== Records shown ==

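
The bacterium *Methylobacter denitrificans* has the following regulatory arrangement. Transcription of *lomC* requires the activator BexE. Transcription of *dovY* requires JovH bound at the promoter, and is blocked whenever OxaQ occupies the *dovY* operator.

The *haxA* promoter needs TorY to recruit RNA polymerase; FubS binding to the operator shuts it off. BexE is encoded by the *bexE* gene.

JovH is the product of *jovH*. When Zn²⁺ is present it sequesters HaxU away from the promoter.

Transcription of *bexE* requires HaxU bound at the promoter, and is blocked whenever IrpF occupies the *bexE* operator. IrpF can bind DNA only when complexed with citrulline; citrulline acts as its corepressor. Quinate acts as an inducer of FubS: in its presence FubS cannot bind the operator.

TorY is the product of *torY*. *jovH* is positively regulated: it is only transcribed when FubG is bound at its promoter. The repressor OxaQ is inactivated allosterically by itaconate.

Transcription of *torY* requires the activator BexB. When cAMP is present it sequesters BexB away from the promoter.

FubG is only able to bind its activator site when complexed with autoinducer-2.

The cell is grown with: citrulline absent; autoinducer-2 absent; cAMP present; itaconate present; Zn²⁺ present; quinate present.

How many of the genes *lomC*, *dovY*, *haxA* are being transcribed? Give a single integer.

0

Citrulline is absent, so IrpF is inactive.
Zn²⁺ is present, so HaxU is inactive.
Required activator HaxU is absent, so *bexE* is not transcribed.
So BexE is not produced.
Required activator BexE is absent, so *lomC* is not transcribed.
→ *lomC* is OFF.
Autoinducer-2 is absent, so FubG is inactive.
Required activator FubG is absent, so *jovH* is not transcribed.
So JovH is not produced.
Itaconate is present, so OxaQ is inactive.
Required activator JovH is absent, so *dovY* is not transcribed.
→ *dovY* is OFF.
cAMP is present, so BexB is inactive.
Required activator BexB is absent, so *torY* is not transcribed.
So TorY is not produced.
Quinate is present, so FubS is inactive.
Required activator TorY is absent, so *haxA* is not transcribed.
→ *haxA* is OFF.
0 of the 3 genes are transcribed.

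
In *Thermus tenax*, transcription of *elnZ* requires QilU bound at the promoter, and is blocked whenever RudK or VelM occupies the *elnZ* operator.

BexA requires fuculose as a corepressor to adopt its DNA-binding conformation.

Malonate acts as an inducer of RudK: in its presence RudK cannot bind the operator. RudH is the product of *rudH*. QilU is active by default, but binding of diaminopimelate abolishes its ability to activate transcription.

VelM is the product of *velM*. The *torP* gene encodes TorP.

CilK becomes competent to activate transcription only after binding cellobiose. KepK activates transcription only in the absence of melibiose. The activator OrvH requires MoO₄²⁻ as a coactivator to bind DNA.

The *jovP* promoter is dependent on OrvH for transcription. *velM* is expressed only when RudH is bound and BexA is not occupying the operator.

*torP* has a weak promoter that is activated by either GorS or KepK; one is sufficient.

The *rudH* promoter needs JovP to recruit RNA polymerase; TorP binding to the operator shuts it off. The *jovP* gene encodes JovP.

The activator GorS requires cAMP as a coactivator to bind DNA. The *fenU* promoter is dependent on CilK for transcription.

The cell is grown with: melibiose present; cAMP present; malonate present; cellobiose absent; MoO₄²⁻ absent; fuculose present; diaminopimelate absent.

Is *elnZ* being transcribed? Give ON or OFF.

Malonate is present, so RudK is inactive.
Diaminopimelate is absent, so QilU is active.
cAMP is present, so GorS is active.
Melibiose is present, so KepK is inactive.
Activator GorS is present, so *torP* is transcribed.
So TorP is produced and active.
MoO₄²⁻ is absent, so OrvH is inactive.
Required activator OrvH is absent, so *jovP* is not transcribed.
So JovP is not produced.
With repressor TorP bound, *rudH* is not transcribed.
So RudH is not produced.
Fuculose is present, so BexA is active.
With repressor BexA bound, *velM* is not transcribed.
So VelM is not produced.
No repressor is bound and QilU is active, so *elnZ* is transcribed.

ON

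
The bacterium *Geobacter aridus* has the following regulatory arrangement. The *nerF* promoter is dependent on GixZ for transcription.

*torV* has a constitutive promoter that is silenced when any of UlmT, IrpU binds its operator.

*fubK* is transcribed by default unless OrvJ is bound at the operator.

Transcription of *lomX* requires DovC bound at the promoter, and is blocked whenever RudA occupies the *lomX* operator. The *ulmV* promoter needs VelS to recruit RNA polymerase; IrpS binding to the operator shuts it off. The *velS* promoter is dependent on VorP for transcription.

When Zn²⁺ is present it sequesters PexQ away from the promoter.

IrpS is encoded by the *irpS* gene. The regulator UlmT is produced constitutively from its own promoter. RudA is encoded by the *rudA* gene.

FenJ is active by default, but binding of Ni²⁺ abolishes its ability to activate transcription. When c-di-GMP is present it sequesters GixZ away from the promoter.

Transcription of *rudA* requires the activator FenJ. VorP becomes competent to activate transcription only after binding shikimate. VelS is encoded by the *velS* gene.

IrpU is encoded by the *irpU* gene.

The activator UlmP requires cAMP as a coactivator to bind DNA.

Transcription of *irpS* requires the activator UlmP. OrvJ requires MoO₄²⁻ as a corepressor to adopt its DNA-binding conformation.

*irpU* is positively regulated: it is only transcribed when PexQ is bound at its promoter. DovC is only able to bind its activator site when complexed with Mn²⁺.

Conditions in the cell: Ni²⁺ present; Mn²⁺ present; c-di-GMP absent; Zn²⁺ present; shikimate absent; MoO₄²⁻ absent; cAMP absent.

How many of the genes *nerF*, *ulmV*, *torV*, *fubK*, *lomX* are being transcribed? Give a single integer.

3

c-di-GMP is absent, so GixZ is active.
No repressor is bound and GixZ is active, so *nerF* is transcribed.
→ *nerF* is ON.
cAMP is absent, so UlmP is inactive.
Required activator UlmP is absent, so *irpS* is not transcribed.
So IrpS is not produced.
Shikimate is absent, so VorP is inactive.
Required activator VorP is absent, so *velS* is not transcribed.
So VelS is not produced.
Required activator VelS is absent, so *ulmV* is not transcribed.
→ *ulmV* is OFF.
UlmT is produced constitutively and is active.
Zn²⁺ is present, so PexQ is inactive.
Required activator PexQ is absent, so *irpU* is not transcribed.
So IrpU is not produced.
With repressor UlmT bound, *torV* is not transcribed.
→ *torV* is OFF.
MoO₄²⁻ is absent, so OrvJ is inactive.
With no repressor bound, *fubK* is transcribed.
→ *fubK* is ON.
Ni²⁺ is present, so FenJ is inactive.
Required activator FenJ is absent, so *rudA* is not transcribed.
So RudA is not produced.
Mn²⁺ is present, so DovC is active.
No repressor is bound and DovC is active, so *lomX* is transcribed.
→ *lomX* is ON.
3 of the 5 genes are transcribed.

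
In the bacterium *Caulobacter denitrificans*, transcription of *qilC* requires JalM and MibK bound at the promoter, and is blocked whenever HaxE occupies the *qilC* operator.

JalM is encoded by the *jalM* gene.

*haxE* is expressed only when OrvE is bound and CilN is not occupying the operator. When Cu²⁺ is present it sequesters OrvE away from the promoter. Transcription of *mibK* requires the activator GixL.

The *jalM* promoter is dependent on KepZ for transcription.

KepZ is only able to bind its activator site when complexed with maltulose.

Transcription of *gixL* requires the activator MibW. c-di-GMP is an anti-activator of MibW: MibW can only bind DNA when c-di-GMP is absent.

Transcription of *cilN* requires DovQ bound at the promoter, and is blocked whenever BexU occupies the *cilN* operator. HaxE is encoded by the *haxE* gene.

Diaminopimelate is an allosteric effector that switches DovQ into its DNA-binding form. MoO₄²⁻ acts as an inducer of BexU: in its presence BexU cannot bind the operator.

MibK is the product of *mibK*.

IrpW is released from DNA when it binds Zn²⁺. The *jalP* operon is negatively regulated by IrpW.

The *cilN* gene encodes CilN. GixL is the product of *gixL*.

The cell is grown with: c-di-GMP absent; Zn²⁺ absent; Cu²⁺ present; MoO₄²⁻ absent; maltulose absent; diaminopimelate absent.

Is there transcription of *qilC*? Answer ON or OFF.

OFF

Maltulose is absent, so KepZ is inactive.
Required activator KepZ is absent, so *jalM* is not transcribed.
So JalM is not produced.
c-di-GMP is absent, so MibW is active.
No repressor is bound and MibW is active, so *gixL* is transcribed.
So GixL is produced and active.
No repressor is bound and GixL is active, so *mibK* is transcribed.
So MibK is produced and active.
Cu²⁺ is present, so OrvE is inactive.
Diaminopimelate is absent, so DovQ is inactive.
MoO₄²⁻ is absent, so BexU is active.
With repressor BexU bound, *cilN* is not transcribed.
So CilN is not produced.
Required activator OrvE is absent, so *haxE* is not transcribed.
So HaxE is not produced.
Required activator JalM is absent, so *qilC* is not transcribed.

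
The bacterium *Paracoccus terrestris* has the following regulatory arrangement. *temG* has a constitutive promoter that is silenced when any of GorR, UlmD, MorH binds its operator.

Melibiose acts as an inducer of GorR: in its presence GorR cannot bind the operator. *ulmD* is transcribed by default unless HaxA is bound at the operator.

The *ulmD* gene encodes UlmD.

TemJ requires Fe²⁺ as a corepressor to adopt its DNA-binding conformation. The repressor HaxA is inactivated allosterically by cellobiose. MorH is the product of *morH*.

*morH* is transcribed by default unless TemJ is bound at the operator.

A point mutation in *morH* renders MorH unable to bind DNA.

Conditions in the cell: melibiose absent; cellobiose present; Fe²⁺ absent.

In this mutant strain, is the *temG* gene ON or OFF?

Melibiose is absent, so GorR is active.
Cellobiose is present, so HaxA is inactive.
With no repressor bound, *ulmD* is transcribed.
So UlmD is produced and active.
MorH is non-functional in this strain, so it has no effect.
With repressor GorR bound, *temG* is not transcribed.

OFF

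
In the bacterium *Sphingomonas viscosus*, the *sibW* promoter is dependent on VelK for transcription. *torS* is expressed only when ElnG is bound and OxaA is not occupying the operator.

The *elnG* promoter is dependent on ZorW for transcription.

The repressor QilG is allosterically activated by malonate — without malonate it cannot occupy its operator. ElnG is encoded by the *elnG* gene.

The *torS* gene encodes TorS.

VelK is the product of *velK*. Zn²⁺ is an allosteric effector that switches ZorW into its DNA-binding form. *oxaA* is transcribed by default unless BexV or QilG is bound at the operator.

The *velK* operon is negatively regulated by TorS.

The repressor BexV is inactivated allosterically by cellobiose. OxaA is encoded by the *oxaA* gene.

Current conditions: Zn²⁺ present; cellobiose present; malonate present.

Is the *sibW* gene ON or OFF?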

===

_Task to carry out_
All that belongs in the answer is the lines from the start of the entries above through the line containing "JovH is the", each given exactly.

_Reply to the task_
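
The bacterium *Methylobacter denitrificans* has the following regulatory arrangement. Transcription of *lomC* requires the activator BexE. Transcription of *dovY* requires JovH bound at the promoter, and is blocked whenever OxaQ occupies the *dovY* operator.

The *haxA* promoter needs TorY to recruit RNA polymerase; FubS binding to the operator shuts it off. BexE is encoded by the *bexE* gene.

JovH is the product of *jovH*. When Zn²⁺ is present it sequesters HaxU away from the promoter.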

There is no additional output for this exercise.